_Description of the task:_ Output the following data exactly.

_Data records:_

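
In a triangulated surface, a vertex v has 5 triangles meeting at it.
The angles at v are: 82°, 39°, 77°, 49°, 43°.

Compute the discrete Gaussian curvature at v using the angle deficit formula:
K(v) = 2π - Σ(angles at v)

Sum of angles = 290°. K = 360° - 290° = 70° = 7π/18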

_Exercise answer:_
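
In a triangulated surface, a vertex v has 5 triangles meeting at it.
The angles at v are: 82°, 39°, 77°, 49°, 43°.

Compute the discrete Gaussian curvature at v using the angle deficit formula:
K(v) = 2π - Σ(angles at v)

Sum of angles = 290°. K = 360° - 290° = 70° = 7π/18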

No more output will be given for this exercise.